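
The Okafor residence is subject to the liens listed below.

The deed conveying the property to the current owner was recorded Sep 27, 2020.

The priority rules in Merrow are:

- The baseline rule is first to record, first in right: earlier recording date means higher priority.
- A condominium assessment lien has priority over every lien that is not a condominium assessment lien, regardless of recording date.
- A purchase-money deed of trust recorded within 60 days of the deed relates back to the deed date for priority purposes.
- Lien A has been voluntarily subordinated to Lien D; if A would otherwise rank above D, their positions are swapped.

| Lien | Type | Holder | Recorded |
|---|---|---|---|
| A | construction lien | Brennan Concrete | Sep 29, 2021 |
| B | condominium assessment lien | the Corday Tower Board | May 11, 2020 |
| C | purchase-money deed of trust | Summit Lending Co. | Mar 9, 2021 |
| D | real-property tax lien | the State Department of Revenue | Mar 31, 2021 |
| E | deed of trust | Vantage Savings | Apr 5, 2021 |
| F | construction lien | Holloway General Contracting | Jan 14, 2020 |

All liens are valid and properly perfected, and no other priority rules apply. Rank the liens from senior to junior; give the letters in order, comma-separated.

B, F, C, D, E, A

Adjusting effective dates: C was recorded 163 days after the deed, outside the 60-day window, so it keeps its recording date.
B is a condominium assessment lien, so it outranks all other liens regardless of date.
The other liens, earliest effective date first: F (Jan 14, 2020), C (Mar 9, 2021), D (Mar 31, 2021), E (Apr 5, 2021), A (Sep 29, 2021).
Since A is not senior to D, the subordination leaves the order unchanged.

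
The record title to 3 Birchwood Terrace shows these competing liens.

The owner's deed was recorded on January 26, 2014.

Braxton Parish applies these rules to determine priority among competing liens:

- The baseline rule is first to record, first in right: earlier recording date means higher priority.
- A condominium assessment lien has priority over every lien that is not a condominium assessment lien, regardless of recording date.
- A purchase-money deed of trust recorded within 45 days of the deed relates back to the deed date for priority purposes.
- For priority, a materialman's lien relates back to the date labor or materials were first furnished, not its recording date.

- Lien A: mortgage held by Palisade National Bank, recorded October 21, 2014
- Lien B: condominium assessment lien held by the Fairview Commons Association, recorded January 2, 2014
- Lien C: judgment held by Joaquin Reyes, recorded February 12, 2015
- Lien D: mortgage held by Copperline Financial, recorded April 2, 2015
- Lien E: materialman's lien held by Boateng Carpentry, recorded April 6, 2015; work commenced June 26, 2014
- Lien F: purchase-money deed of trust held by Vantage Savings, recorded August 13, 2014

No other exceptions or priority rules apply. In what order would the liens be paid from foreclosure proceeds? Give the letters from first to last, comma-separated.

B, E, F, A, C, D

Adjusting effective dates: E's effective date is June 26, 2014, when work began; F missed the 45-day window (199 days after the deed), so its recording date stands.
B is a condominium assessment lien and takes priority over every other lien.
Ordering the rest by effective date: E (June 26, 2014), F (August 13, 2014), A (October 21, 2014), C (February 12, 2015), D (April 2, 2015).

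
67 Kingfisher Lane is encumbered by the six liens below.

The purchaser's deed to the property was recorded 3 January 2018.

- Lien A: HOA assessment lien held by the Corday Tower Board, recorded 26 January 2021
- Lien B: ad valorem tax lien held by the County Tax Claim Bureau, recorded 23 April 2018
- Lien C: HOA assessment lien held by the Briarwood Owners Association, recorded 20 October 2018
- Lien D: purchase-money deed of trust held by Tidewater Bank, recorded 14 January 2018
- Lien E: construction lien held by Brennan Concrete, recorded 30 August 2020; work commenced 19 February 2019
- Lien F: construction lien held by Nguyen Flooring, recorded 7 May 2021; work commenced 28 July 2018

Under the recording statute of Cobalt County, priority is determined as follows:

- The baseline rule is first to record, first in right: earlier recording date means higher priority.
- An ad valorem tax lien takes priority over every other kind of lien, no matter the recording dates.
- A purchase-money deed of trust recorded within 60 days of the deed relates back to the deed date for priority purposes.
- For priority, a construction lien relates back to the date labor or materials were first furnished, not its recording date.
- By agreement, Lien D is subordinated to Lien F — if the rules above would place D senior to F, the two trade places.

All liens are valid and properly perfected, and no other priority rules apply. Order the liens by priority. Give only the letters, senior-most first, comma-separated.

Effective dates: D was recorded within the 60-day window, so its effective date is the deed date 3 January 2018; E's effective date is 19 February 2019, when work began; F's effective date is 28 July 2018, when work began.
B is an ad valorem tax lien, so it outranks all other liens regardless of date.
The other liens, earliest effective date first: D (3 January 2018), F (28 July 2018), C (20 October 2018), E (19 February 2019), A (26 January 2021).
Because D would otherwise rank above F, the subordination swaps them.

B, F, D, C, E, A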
---
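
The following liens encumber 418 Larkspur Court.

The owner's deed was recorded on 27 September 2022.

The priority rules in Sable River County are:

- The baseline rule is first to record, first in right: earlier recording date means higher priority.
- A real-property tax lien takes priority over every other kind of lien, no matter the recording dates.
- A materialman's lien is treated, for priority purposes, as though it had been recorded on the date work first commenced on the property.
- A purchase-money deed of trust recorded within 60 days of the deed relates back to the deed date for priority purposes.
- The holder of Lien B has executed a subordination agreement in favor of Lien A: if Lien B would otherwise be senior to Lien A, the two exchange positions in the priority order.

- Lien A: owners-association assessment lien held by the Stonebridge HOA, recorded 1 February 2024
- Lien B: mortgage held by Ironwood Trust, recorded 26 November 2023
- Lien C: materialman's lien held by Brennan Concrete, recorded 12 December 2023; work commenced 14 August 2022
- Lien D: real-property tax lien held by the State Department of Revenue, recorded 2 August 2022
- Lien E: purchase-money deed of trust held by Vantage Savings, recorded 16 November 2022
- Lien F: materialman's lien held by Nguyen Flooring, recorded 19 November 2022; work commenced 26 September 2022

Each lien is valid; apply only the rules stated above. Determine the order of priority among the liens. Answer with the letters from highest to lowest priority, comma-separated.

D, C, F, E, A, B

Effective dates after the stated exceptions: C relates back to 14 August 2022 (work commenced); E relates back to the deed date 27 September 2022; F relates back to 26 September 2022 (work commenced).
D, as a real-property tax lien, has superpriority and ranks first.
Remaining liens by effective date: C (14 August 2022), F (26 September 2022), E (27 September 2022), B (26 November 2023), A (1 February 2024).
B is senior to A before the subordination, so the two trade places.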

TASK
Go back to the listing above. Copy word for word the lines from the one with "Sep 29, 2021 |" through the one with "Jan 14, 2020 |", and nothing more.

WRITTEN ANSWER
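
| A | construction lien | Brennan Concrete | Sep 29, 2021 |
| B | condominium assessment lien | the Corday Tower Board | May 11, 2020 |
| C | purchase-money deed of trust | Summit Lending Co. | Mar 9, 2021 |
| D | real-property tax lien | the State Department of Revenue | Mar 31, 2021 |
| E | deed of trust | Vantage Savings | Apr 5, 2021 |
| F | construction lien | Holloway General Contracting | Jan 14, 2020 |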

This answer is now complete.